Start of Task inputs

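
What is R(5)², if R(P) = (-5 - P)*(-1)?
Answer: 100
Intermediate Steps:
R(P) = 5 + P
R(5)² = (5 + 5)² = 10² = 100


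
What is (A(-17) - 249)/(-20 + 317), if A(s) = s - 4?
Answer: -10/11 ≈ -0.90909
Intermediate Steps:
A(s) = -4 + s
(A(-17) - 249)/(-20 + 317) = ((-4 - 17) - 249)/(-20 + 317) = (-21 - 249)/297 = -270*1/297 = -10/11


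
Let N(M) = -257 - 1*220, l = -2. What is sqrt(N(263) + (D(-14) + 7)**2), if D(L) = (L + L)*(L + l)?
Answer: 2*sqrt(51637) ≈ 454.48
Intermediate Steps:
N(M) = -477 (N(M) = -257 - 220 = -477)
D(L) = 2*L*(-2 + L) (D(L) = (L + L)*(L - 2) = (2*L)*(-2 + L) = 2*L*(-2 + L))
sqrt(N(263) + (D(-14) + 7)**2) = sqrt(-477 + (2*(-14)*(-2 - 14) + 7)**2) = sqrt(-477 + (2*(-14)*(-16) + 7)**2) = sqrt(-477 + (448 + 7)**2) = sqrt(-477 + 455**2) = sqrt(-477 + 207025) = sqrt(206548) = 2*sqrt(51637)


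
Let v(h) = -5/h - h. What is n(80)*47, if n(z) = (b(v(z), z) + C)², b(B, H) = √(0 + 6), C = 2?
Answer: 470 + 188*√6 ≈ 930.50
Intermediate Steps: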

End of Task inputs
Start of Task inputs

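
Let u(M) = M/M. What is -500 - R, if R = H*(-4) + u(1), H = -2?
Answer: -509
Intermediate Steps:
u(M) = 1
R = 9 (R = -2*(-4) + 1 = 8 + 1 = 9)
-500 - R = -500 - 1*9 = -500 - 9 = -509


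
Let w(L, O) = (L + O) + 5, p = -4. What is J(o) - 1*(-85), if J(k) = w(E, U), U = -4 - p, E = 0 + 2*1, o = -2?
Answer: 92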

End of Task inputs
Start of Task inputs

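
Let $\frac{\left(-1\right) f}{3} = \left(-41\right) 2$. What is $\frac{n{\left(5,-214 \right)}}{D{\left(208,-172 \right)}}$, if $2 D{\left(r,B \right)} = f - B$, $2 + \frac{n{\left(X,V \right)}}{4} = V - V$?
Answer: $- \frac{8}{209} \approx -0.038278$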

End of Task inputs

Please copy out each line of the data in which the word "Answer" occurs.

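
Answer: 100
Answer: -10/11 ≈ -0.90909
Answer: 2*sqrt(51637) ≈ 454.48
Answer: 470 + 188*√6 ≈ 930.50
Answer: -509
Answer: 92
Answer: $- \frac{8}{209} \approx -0.038278$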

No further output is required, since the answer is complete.